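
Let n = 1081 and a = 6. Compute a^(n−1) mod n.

243

6^1 ≡ 6 (mod 1081)
6^2 ≡ 6^2 = 36 ≡ 36 (mod 1081)
6^4 ≡ 36^2 = 1296 ≡ 215 (mod 1081)
6^8 ≡ 215^2 = 46225 ≡ 823 (mod 1081)
6^16 ≡ 823^2 = 677329 ≡ 623 (mod 1081)
6^32 ≡ 623^2 = 388129 ≡ 50 (mod 1081)
6^64 ≡ 50^2 = 2500 ≡ 338 (mod 1081)
6^128 ≡ 338^2 = 114244 ≡ 739 (mod 1081)
6^256 ≡ 739^2 = 546121 ≡ 216 (mod 1081)
6^512 ≡ 216^2 = 46656 ≡ 173 (mod 1081)
6^1024 ≡ 173^2 = 29929 ≡ 742 (mod 1081)
1080 = 1024 + 32 + 16 + 8 in binary powers of 2.
So 6^1080 ≡ 742 · 50 · 623 · 823 ≡ 243 (mod 1081).
Since 243 ≠ 1, base 6 is a Fermat witness: 1081 is composite.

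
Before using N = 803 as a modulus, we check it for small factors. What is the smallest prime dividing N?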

AIM OF THE EXERCISE:
The full set of records should be duplicated exactly.

YOUR RESPONSE:
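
Let n = 1081 and a = 6. Compute a^(n−1) mod n.

243

6^1 ≡ 6 (mod 1081)
6^2 ≡ 6^2 = 36 ≡ 36 (mod 1081)
6^4 ≡ 36^2 = 1296 ≡ 215 (mod 1081)
6^8 ≡ 215^2 = 46225 ≡ 823 (mod 1081)
6^16 ≡ 823^2 = 677329 ≡ 623 (mod 1081)
6^32 ≡ 623^2 = 388129 ≡ 50 (mod 1081)
6^64 ≡ 50^2 = 2500 ≡ 338 (mod 1081)
6^128 ≡ 338^2 = 114244 ≡ 739 (mod 1081)
6^256 ≡ 739^2 = 546121 ≡ 216 (mod 1081)
6^512 ≡ 216^2 = 46656 ≡ 173 (mod 1081)
6^1024 ≡ 173^2 = 29929 ≡ 742 (mod 1081)
1080 = 1024 + 32 + 16 + 8 in binary powers of 2.
So 6^1080 ≡ 742 · 50 · 623 · 823 ≡ 243 (mod 1081).
Since 243 ≠ 1, base 6 is a Fermat witness: 1081 is composite.

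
Before using N = 803 as a modulus, we check it for small factors. What is the smallest prime dividing N?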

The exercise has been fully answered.